## Your task
Filter the records below, keeping only lines with the string "stay".

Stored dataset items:
▼

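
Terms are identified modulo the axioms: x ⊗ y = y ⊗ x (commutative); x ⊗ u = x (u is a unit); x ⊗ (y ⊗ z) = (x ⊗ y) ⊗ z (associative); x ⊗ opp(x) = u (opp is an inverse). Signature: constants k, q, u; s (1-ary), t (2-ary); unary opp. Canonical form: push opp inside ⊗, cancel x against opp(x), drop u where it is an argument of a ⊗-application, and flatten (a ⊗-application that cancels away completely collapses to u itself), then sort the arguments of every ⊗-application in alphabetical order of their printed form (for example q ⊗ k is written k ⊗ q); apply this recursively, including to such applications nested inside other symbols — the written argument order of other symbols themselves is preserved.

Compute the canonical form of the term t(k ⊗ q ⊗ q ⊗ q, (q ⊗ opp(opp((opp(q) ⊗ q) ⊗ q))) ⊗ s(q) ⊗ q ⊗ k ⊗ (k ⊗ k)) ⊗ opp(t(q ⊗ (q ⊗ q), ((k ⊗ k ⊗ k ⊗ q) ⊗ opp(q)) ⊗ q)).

Answer: opp(t(q ⊗ q ⊗ q, k ⊗ k ⊗ k ⊗ q)) ⊗ t(k ⊗ q ⊗ q ⊗ q, k ⊗ k ⊗ k ⊗ q ⊗ q ⊗ q ⊗ s(q))

Derivation:
Push opp inside:  distribute opp over ⊗ and collapse double opp
Collect:  t(k ⊗ q ⊗ q ⊗ q, k ⊗ k ⊗ k ⊗ q ⊗ q ⊗ q ⊗ s(q)) ⊗ opp(t(q ⊗ q ⊗ q, k ⊗ k ⊗ k ⊗ q))
Sort arguments:  opp(t(q ⊗ q ⊗ q, k ⊗ k ⊗ k ⊗ q)) ⊗ t(k ⊗ q ⊗ q ⊗ q, k ⊗ k ⊗ k ⊗ q ⊗ q ⊗ q ⊗ s(q))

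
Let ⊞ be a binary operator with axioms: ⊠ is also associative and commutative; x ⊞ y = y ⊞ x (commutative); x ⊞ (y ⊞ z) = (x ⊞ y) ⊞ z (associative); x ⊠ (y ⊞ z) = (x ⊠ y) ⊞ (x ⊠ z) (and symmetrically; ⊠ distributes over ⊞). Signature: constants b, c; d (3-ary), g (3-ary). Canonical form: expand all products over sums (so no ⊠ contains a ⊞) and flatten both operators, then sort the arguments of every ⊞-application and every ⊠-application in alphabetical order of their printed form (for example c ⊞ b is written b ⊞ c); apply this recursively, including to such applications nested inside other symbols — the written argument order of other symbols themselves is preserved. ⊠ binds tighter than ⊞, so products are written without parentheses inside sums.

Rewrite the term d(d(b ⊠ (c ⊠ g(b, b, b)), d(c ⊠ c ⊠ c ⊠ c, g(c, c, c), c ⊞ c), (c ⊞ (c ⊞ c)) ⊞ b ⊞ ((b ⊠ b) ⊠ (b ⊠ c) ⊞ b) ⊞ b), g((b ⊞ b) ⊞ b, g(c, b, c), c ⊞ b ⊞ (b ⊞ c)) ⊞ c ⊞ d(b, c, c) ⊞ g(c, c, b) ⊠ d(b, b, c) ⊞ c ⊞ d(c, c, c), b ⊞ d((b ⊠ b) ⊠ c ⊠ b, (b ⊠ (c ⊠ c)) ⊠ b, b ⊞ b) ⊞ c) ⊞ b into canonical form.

Merge nested applications:  d(d(b ⊠ c ⊠ g(b, b, b), d(c ⊠ c ⊠ c ⊠ c, g(c, c, c), c ⊞ c), b ⊞ b ⊞ b ⊞ b ⊠ b ⊠ b ⊠ c ⊞ c ⊞ c ⊞ c), c ⊞ c ⊞ d(b, b, c) ⊠ g(c, c, b) ⊞ d(b, c, c) ⊞ d(c, c, c) ⊞ g(b ⊞ b ⊞ b, g(c, b, c), b ⊞ b ⊞ c ⊞ c), b ⊞ c ⊞ d(b ⊠ b ⊠ b ⊠ c, b ⊠ b ⊠ c ⊠ c, b ⊞ b)) ⊞ b
Order the arguments:  b ⊞ d(d(b ⊠ c ⊠ g(b, b, b), d(c ⊠ c ⊠ c ⊠ c, g(c, c, c), c ⊞ c), b ⊞ b ⊞ b ⊞ b ⊠ b ⊠ b ⊠ c ⊞ c ⊞ c ⊞ c), c ⊞ c ⊞ d(b, b, c) ⊠ g(c, c, b) ⊞ d(b, c, c) ⊞ d(c, c, c) ⊞ g(b ⊞ b ⊞ b, g(c, b, c), b ⊞ b ⊞ c ⊞ c), b ⊞ c ⊞ d(b ⊠ b ⊠ b ⊠ c, b ⊠ b ⊠ c ⊠ c, b ⊞ b))

Answer: b ⊞ d(d(b ⊠ c ⊠ g(b, b, b), d(c ⊠ c ⊠ c ⊠ c, g(c, c, c), c ⊞ c), b ⊞ b ⊞ b ⊞ b ⊠ b ⊠ b ⊠ c ⊞ c ⊞ c ⊞ c), c ⊞ c ⊞ d(b, b, c) ⊠ g(c, c, b) ⊞ d(b, c, c) ⊞ d(c, c, c) ⊞ g(b ⊞ b ⊞ b, g(c, b, c), b ⊞ b ⊞ c ⊞ c), b ⊞ c ⊞ d(b ⊠ b ⊠ b ⊠ c, b ⊠ b ⊠ c ⊠ c, b ⊞ b))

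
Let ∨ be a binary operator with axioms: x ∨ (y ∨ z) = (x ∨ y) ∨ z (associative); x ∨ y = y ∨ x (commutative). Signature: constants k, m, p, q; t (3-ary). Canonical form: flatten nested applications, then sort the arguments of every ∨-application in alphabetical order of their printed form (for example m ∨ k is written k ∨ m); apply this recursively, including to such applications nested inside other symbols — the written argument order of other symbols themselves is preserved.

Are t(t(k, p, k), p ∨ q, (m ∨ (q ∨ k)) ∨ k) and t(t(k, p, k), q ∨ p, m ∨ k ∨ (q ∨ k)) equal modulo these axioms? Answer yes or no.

Left:  t(t(k, p, k), p ∨ q, (m ∨ (q ∨ k)) ∨ k)
  Focus inside:  (m ∨ (q ∨ k)) ∨ k
  Merge nested applications:  m ∨ q ∨ k ∨ k
  Order the arguments:  k ∨ k ∨ m ∨ q
  Rebuild:  t(t(k, p, k), p ∨ q, k ∨ k ∨ m ∨ q)
Right:  t(t(k, p, k), q ∨ p, m ∨ k ∨ (q ∨ k))
  Descend into:  m ∨ k ∨ (q ∨ k)
  Un-nest:  m ∨ k ∨ q ∨ k
  Sort arguments:  k ∨ k ∨ m ∨ q
  Put back:  t(t(k, p, k), p ∨ q, k ∨ k ∨ m ∨ q)

Answer: yes — both canonical forms are t(t(k, p, k), p ∨ q, k ∨ k ∨ m ∨ q)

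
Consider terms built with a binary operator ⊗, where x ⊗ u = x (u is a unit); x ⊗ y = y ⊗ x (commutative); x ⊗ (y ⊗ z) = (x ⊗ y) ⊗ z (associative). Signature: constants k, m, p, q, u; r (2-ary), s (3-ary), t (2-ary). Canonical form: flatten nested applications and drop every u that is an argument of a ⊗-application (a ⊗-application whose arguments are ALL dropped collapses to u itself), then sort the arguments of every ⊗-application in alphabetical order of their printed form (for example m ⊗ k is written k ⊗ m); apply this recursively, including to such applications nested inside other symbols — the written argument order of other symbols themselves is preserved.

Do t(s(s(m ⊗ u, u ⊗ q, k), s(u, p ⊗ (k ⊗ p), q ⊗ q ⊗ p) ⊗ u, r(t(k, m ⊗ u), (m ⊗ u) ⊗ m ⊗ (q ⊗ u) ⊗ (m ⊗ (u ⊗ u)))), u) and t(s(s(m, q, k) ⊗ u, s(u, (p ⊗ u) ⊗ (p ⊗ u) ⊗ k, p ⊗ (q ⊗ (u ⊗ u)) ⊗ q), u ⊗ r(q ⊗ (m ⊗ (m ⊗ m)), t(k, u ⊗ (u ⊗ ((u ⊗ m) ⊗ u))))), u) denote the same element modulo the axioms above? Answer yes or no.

Left:  t(s(s(m ⊗ u, u ⊗ q, k), s(u, p ⊗ (k ⊗ p), q ⊗ q ⊗ p) ⊗ u, r(t(k, m ⊗ u), (m ⊗ u) ⊗ m ⊗ (q ⊗ u) ⊗ (m ⊗ (u ⊗ u)))), u)
  Work inside:  (m ⊗ u) ⊗ m ⊗ (q ⊗ u) ⊗ (m ⊗ (u ⊗ u))
  Un-nest:  m ⊗ u ⊗ m ⊗ q ⊗ u ⊗ m ⊗ u ⊗ u
  Drop the unit:  drop u (×4)
  Sort:  m ⊗ m ⊗ m ⊗ q
  Put back:  t(s(s(m, q, k), s(u, k ⊗ p ⊗ p, p ⊗ q ⊗ q), r(t(k, m), m ⊗ m ⊗ m ⊗ q)), u)
Right:  t(s(s(m, q, k) ⊗ u, s(u, (p ⊗ u) ⊗ (p ⊗ u) ⊗ k, p ⊗ (q ⊗ (u ⊗ u)) ⊗ q), u ⊗ r(q ⊗ (m ⊗ (m ⊗ m)), t(k, u ⊗ (u ⊗ ((u ⊗ m) ⊗ u))))), u)
  Focus inside:  u ⊗ r(q ⊗ (m ⊗ (m ⊗ m)), t(k, u ⊗ (u ⊗ ((u ⊗ m) ⊗ u))))
  Simplify inside:  r(q ⊗ (m ⊗ (m ⊗ m)), t(k, u ⊗ (u ⊗ ((u ⊗ m) ⊗ u))))  →  r(m ⊗ m ⊗ m ⊗ q, t(k, m))
  Unit:  drop u
  Sort arguments:  r(m ⊗ m ⊗ m ⊗ q, t(k, m))
  Rebuild:  t(s(s(m, q, k), s(u, k ⊗ p ⊗ p, p ⊗ q ⊗ q), r(m ⊗ m ⊗ m ⊗ q, t(k, m))), u)

Answer: no — t(s(s(m, q, k), s(u, k ⊗ p ⊗ p, p ⊗ q ⊗ q), r(t(k, m), m ⊗ m ⊗ m ⊗ q)), u) vs t(s(s(m, q, k), s(u, k ⊗ p ⊗ p, p ⊗ q ⊗ q), r(m ⊗ m ⊗ m ⊗ q, t(k, m))), u)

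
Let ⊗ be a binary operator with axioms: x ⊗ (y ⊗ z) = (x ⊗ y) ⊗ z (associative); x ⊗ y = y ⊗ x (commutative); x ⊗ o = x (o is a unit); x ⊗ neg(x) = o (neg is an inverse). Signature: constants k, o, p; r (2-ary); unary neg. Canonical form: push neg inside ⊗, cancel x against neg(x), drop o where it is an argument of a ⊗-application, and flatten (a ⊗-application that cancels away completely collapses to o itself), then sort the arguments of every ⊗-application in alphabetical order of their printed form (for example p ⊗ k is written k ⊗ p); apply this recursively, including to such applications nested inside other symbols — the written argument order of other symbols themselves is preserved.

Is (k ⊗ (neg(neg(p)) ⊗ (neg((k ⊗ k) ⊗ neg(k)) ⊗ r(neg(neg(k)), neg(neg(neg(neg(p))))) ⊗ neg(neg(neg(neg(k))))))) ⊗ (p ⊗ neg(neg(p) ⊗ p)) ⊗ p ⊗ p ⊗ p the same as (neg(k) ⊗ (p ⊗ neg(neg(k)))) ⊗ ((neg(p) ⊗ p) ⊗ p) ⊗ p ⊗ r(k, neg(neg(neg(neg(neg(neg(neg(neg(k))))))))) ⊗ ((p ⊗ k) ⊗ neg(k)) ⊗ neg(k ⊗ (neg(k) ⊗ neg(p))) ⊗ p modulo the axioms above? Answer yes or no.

Answer: no — k ⊗ p ⊗ p ⊗ p ⊗ p ⊗ p ⊗ r(k, p) vs p ⊗ p ⊗ p ⊗ p ⊗ p ⊗ p ⊗ r(k, k)

Derivation:
Left:  (k ⊗ (neg(neg(p)) ⊗ (neg((k ⊗ k) ⊗ neg(k)) ⊗ r(neg(neg(k)), neg(neg(neg(neg(p))))) ⊗ neg(neg(neg(neg(k))))))) ⊗ (p ⊗ neg(neg(p) ⊗ p)) ⊗ p ⊗ p ⊗ p
  Push neg inside:  distribute neg over ⊗ and collapse double neg
  Collect:  k ⊗ p ⊗ p ⊗ p ⊗ p ⊗ p ⊗ r(k, p)
Right:  (neg(k) ⊗ (p ⊗ neg(neg(k)))) ⊗ ((neg(p) ⊗ p) ⊗ p) ⊗ p ⊗ r(k, neg(neg(neg(neg(neg(neg(neg(neg(k))))))))) ⊗ ((p ⊗ k) ⊗ neg(k)) ⊗ neg(k ⊗ (neg(k) ⊗ neg(p))) ⊗ p
  Push neg inside:  distribute neg over ⊗ and collapse double neg
  Cancel:  k cancels
  Collect:  p ⊗ p ⊗ p ⊗ p ⊗ p ⊗ p ⊗ r(k, k)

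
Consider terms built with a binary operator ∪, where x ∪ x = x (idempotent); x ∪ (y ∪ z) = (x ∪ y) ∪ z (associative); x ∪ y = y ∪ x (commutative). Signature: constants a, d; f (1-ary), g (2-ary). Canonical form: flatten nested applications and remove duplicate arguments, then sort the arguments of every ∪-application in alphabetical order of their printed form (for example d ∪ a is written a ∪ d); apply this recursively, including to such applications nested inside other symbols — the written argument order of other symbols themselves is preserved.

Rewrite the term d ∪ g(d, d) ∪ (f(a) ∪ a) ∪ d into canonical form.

Answer: a ∪ d ∪ f(a) ∪ g(d, d)

Derivation:
Flatten:  d ∪ g(d, d) ∪ f(a) ∪ a ∪ d
Drop duplicates:  drop duplicate d
Sort arguments:  a ∪ d ∪ f(a) ∪ g(d, d)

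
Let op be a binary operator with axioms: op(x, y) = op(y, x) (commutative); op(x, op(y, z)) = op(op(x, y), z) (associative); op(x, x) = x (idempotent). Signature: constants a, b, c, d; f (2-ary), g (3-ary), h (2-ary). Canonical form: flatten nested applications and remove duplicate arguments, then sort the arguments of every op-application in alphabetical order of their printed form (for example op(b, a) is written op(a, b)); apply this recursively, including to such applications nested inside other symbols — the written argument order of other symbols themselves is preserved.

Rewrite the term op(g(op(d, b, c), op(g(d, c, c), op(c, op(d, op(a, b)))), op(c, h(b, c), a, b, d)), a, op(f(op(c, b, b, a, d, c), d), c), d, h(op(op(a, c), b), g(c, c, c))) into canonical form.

Un-nest:  op(g(op(d, b, c), op(g(d, c, c), op(c, op(d, op(a, b)))), op(c, h(b, c), a, b, d)), a, f(op(c, b, b, a, d, c), d), c, d, h(op(op(a, c), b), g(c, c, c)))
Inside:  g(op(d, b, c), op(g(d, c, c), op(c, op(d, op(a, b)))), op(c, h(b, c), a, b, d))  →  g(op(b, c, d), op(a, b, c, d, g(d, c, c)), op(a, b, c, d, h(b, c)))
Simplify inside:  f(op(c, b, b, a, d, c), d)  →  f(op(a, b, c, d), d)
Inside:  h(op(op(a, c), b), g(c, c, c))  →  h(op(a, b, c), g(c, c, c))
Sort:  op(a, c, d, f(op(a, b, c, d), d), g(op(b, c, d), op(a, b, c, d, g(d, c, c)), op(a, b, c, d, h(b, c))), h(op(a, b, c), g(c, c, c)))

Answer: op(a, c, d, f(op(a, b, c, d), d), g(op(b, c, d), op(a, b, c, d, g(d, c, c)), op(a, b, c, d, h(b, c))), h(op(a, b, c), g(c, c, c)))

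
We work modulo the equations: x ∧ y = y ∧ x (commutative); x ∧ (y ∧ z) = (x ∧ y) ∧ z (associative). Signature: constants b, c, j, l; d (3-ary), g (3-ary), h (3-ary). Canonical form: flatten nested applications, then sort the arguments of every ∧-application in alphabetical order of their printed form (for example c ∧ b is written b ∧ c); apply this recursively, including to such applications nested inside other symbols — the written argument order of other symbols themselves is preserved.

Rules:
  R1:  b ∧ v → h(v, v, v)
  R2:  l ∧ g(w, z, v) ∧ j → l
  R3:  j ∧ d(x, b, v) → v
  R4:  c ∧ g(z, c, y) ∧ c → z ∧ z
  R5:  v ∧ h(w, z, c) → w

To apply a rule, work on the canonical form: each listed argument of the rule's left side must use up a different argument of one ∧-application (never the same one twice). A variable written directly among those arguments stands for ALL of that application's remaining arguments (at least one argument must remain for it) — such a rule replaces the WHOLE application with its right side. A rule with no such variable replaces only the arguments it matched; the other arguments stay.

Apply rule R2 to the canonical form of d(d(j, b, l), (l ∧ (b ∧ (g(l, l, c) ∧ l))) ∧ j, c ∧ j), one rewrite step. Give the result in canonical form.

Answer: d(d(j, b, l), b ∧ l ∧ l, c ∧ j)

Derivation:
Canonical form:  d(d(j, b, l), b ∧ g(l, l, c) ∧ j ∧ l ∧ l, c ∧ j)
Match R2:  consume g(l, l, c), j, l;  v := c, w := l, z := l
Result:  d(d(j, b, l), b ∧ l ∧ l, c ∧ j)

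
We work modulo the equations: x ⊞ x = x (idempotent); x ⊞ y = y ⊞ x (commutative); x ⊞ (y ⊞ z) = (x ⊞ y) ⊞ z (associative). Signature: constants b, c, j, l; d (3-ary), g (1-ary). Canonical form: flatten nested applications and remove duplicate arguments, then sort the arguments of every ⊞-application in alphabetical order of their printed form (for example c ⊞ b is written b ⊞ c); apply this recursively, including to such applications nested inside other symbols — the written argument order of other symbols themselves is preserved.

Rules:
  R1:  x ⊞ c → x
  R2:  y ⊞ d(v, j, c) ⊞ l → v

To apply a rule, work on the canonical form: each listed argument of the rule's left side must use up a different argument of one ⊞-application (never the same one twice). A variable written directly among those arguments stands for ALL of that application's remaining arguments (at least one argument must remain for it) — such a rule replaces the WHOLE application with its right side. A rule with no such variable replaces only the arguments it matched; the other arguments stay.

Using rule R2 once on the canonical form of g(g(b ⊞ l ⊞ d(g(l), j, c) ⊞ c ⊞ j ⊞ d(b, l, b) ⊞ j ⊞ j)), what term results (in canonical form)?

Answer: g(g(g(l)))

Derivation:
Canonical form:  g(g(b ⊞ c ⊞ d(b, l, b) ⊞ d(g(l), j, c) ⊞ j ⊞ l))
Match R2:  consume d(g(l), j, c), l;  v := g(l), y := b ⊞ c ⊞ d(b, l, b) ⊞ j
The extension variable absorbs all remaining arguments, so the whole application is rewritten.
Giving:  g(g(g(l)))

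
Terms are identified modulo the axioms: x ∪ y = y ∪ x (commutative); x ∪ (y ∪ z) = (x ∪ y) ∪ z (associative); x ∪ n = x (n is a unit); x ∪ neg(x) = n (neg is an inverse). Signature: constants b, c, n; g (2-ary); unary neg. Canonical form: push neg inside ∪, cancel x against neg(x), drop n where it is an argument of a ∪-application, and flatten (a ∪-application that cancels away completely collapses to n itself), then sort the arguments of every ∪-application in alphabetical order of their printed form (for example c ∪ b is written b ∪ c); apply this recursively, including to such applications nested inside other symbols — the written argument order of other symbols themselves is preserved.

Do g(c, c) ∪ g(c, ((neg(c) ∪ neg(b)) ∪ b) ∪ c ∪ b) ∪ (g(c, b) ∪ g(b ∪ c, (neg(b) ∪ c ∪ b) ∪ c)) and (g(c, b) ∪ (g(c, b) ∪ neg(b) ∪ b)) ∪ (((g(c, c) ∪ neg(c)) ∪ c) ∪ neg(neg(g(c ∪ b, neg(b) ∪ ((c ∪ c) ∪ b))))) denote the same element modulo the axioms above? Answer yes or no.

Answer: yes — both canonical forms are g(b ∪ c, c ∪ c) ∪ g(c, b) ∪ g(c, b) ∪ g(c, c)

Derivation:
Left:  g(c, c) ∪ g(c, ((neg(c) ∪ neg(b)) ∪ b) ∪ c ∪ b) ∪ (g(c, b) ∪ g(b ∪ c, (neg(b) ∪ c ∪ b) ∪ c))
  Collect terms:  g(c, c) ∪ g(c, b) ∪ g(c, b) ∪ g(b ∪ c, c ∪ c)
  Sort arguments:  g(b ∪ c, c ∪ c) ∪ g(c, b) ∪ g(c, b) ∪ g(c, c)
Right:  (g(c, b) ∪ (g(c, b) ∪ neg(b) ∪ b)) ∪ (((g(c, c) ∪ neg(c)) ∪ c) ∪ neg(neg(g(c ∪ b, neg(b) ∪ ((c ∪ c) ∪ b)))))
  Push neg inside:  distribute neg over ∪ and collapse double neg
  Cancel inverse pairs:  b cancels; c cancels
  Collect:  g(c, b) ∪ g(c, b) ∪ g(c, c) ∪ g(b ∪ c, c ∪ c)
  Sort arguments:  g(b ∪ c, c ∪ c) ∪ g(c, b) ∪ g(c, b) ∪ g(c, c)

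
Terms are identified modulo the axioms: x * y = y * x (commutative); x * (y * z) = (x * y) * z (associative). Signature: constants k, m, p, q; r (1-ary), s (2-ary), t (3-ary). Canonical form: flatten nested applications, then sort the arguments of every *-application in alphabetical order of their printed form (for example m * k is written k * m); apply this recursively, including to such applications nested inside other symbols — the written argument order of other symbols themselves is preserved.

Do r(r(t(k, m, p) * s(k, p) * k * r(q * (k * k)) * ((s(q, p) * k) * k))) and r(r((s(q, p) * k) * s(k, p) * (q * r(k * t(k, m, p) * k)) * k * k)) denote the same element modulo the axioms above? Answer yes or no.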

▲

## Answer to the exercise
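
To apply a rule, work on the canonical form: each listed argument of the rule's left side must use up a different argument of one ∧-application (never the same one twice). A variable written directly among those arguments stands for ALL of that application's remaining arguments (at least one argument must remain for it) — such a rule replaces the WHOLE application with its right side. A rule with no such variable replaces only the arguments it matched; the other arguments stay.
To apply a rule, work on the canonical form: each listed argument of the rule's left side must use up a different argument of one ⊞-application (never the same one twice). A variable written directly among those arguments stands for ALL of that application's remaining arguments (at least one argument must remain for it) — such a rule replaces the WHOLE application with its right side. A rule with no such variable replaces only the arguments it matched; the other arguments stay.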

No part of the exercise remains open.